Stored entries
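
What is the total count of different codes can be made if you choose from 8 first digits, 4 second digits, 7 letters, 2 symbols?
448
By the multiplication principle: 8 × 4 × 7 × 2 = 448.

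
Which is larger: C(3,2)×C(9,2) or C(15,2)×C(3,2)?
C(15,2)×C(3,2)

C(3,2)×C(9,2)=108, C(15,2)×C(3,2)=315.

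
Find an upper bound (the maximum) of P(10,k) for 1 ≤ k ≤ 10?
P(10,k) increases in k, so maximum at k = 10: 10! = 3,628,800.

Answer: 3,628,800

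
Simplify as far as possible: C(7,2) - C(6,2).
6

Explanation: C(7,2) - C(6,2) = C(6,1) = 6.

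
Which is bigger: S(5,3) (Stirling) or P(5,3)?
S(5,3) = 3·S(4,3) + S(4,2) = 3·6 + 7 = 25; P(5,3) = 60.

Answer: P(5,3)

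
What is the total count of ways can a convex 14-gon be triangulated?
Using the Catalan number formula: C_n = C(2n, n) / (n+1)
C_12 = C(24, 12) / (12+1)
     = 2704156 / 13
     = 208,012

Answer: 208,012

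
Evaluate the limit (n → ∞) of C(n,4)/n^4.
C(n,4) ≈ n^4/4! for large n. Limit = 1/4! = 1/24.

Answer: 1/24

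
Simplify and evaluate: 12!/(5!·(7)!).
792

Solution: This is C(12,5) = 792.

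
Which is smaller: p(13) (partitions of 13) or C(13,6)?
p(13)

Solution: Pentagonal recurrence p(n) = p(n−1) + p(n−2) − p(n−5) − p(n−7) + …: p(13) = p(12) + p(11) − p(8) − p(6) + p(1) = 77 + 56 − 22 − 11 + 1 = 101; C(13,6) = 1,716.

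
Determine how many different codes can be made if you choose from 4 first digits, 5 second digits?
20

Reasoning: By the multiplication principle: 4 × 5 = 20.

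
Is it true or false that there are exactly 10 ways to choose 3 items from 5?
True

Explanation: C(5,3) = 10.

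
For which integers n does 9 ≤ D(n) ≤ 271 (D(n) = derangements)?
Using D(n) = (n−1)[D(n−1) + D(n−2)] with D(1)=0, D(2)=1: D(3)=2; D(4)=9; D(5)=44; D(6)=265; D(7)=1,854. So valid n = 4, 5, 6.

Answer: 4, 5, 6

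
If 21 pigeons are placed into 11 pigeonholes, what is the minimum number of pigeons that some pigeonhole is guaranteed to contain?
2

Reasoning: Pigeonhole: ⌈21/11⌉ = 2.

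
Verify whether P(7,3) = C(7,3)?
P(7,3) = 210 but C(7,3) = 35; they differ by a factor of 3! = 6, so the statement does not hold.
Final answer: False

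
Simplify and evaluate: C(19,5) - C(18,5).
3,060

Reasoning: C(19,5) - C(18,5) = C(18,4) = 3,060.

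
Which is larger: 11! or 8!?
11!=39,916,800, 8!=40,320. 11! > 8!.

Answer: 11!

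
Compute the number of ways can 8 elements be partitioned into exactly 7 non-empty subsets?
28

Explanation: This equals S(8,7), the Stirling number of the 2nd kind.
Using the Stirling recurrence: S(n,k) = k·S(n-1,k) + S(n-1,k-1)
S(8,7) = 7·S(7,7) + S(7,6)
         = 7·1 + 21
         = 7 + 21
         = 28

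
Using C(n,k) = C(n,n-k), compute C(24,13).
2,496,144

Working:
C(24,13) = C(24,11) = 2,496,144.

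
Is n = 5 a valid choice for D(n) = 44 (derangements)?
Yes

D(5) = (5-1)·[D(4) + D(3)] = 4·[9 + 2] = 44, which equals 44.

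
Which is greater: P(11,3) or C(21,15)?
C(21,15)
P(11,3)=990, C(21,15)=54,264.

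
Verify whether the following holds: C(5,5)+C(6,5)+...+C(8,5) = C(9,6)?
Hockey stick identity gives Σ = C(9,6) = 84; RHS C(9,6) = 84.
Final answer: True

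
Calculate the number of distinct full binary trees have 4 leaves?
5

Using the Catalan number formula: C_n = C(2n, n) / (n+1)
C_3 = C(6, 3) / (3+1)
     = 20 / 4
     = 5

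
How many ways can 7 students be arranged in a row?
5,040

Explanation: Arrangements of 7 distinct objects: 7! = 5,040.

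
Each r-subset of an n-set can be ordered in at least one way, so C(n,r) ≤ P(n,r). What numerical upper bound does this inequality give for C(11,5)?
55,440

Working:
P(11,5) = 11·10·9·8·7 = 55,440, so C(11,5) ≤ 55,440. (The bound is loose by a factor of 5! = 120: C(11,5) = 55,440/120 = 462.)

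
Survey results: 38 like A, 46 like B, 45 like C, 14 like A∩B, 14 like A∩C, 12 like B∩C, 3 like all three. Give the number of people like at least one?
92
|A∪B∪C| = 38+46+45-14-14-12+3 = 92.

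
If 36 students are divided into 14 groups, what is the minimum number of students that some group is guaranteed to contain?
Pigeonhole: ⌈36/14⌉ = 3.
Final answer: 3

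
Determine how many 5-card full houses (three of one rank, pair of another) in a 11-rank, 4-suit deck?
2,640

Working:
Triple rank: 11. Triple suits: C(4,3)=4. Pair rank: 10. Pair suits: C(4,2)=6. Total: 2,640.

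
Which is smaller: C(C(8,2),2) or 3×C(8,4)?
3×C(8,4)

Solution: C(C(8,2),2)=378, 3×C(8,4)=210.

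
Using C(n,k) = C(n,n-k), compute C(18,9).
48,620

C(18,9) = C(18,9) = 48,620.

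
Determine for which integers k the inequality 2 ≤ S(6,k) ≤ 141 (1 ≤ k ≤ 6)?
2, 3, 4, 5
S(6,1)=1; S(6,2)=31; S(6,3)=90; S(6,4)=65; S(6,5)=15; S(6,6)=1. So valid k = 2, 3, 4, 5.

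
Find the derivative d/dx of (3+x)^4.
4(3+x)^3

Explanation: Using the power rule: d/dx (3+x)^4 = 4(3+x)^{3}.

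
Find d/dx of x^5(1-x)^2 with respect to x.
Product rule: 5x^{4}(1-x)^{2} + x^5·(-2)(1-x)^{1}.

Answer: 5x^4(1-x)^2 - 2x^5(1-x)^1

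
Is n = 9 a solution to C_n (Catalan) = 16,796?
C_9 = C(18,9)/(9+1) = 48,620/10 = 4,862, which does not equal 16,796.

Answer: No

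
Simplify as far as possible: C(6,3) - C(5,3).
10

Explanation: C(6,3) - C(5,3) = C(5,2) = 10.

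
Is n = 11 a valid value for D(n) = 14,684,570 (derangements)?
Yes

Solution: D(11) = (11-1)·[D(10) + D(9)] = 10·[1,334,961 + 133,496] = 14,684,570, which equals 14,684,570.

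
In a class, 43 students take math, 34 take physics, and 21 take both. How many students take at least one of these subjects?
56

Working:
|A∪B| = |A|+|B|-|A∩B| = 43+34-21 = 56.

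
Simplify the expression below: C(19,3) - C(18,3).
C(19,3) - C(18,3) = C(18,2) = 153.

Answer: 153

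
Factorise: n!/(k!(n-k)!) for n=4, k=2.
This is the binomial coefficient C(4,2) = 6.
Final answer: C(4,2) = 6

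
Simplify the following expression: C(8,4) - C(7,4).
C(8,4) - C(7,4) = C(7,3) = 35.

Answer: 35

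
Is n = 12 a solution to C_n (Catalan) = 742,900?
C_12 = C(24,12)/(12+1) = 2,704,156/13 = 208,012, which does not equal 742,900.

Answer: No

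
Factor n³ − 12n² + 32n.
n(n − 4)(n − 8)

n³ − 12n² + 32n = n(n² − 12n + 32) = n(n − 4)(n − 8).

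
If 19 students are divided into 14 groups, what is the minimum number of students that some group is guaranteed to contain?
Pigeonhole: ⌈19/14⌉ = 2.
Final answer: 2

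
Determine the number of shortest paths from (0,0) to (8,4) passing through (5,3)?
224

Reasoning: To (5,3): C(8,5)=56. From there: C(4,3)=4. Total: 224.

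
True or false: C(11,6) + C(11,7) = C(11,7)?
False
Pascal's identity gives C(12,7) = 792, whereas C(11,7) = 330.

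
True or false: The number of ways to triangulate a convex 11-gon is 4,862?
Triangulations of a convex 11-gon are counted by the Catalan number C_9: C_9 = C(18,9)/(9+1) = 48,620/10 = 4,862.
Final answer: True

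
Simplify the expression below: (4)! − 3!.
18

Solution: (4)! − 3! = (4)·3! − 3! = (4−1)·3! = 3·3! = 18.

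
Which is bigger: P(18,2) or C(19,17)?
P(18,2)

Explanation: P(18,2)=306, C(19,17)=171.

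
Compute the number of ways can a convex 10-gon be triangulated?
1,430

Solution: Using the Catalan number formula: C_n = C(2n, n) / (n+1)
C_8 = C(16, 8) / (8+1)
     = 12870 / 9
     = 1,430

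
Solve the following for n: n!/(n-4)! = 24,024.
n!/(n-4)! = n×(n-1)×(n-2)×(n-3), a product of 4 consecutive integers ≈ (n−1.5)^4. 24,024^(1/4) + 1.5 ≈ 13.9; check n = 14: 14×13×12×11 = 24,024 ✓. So n = 14.

Answer: 14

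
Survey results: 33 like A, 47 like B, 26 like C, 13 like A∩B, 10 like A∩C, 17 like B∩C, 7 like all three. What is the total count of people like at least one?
73

Reasoning: |A∪B∪C| = 33+47+26-13-10-17+7 = 73.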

> _Task directions_
Set down, word for word, every line from the line that holds "Compute the number of ways can a" to the end of the entries above, including both ends.

> _Answer box_
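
Compute the number of ways can a convex 10-gon be triangulated?
1,430

Solution: Using the Catalan number formula: C_n = C(2n, n) / (n+1)
C_8 = C(16, 8) / (8+1)
     = 12870 / 9
     = 1,430

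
Solve the following for n: n!/(n-4)! = 24,024.
n!/(n-4)! = n×(n-1)×(n-2)×(n-3), a product of 4 consecutive integers ≈ (n−1.5)^4. 24,024^(1/4) + 1.5 ≈ 13.9; check n = 14: 14×13×12×11 = 24,024 ✓. So n = 14.

Answer: 14

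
Survey results: 33 like A, 47 like B, 26 like C, 13 like A∩B, 10 like A∩C, 17 like B∩C, 7 like all three. What is the total count of people like at least one?
73

Reasoning: |A∪B∪C| = 33+47+26-13-10-17+7 = 73.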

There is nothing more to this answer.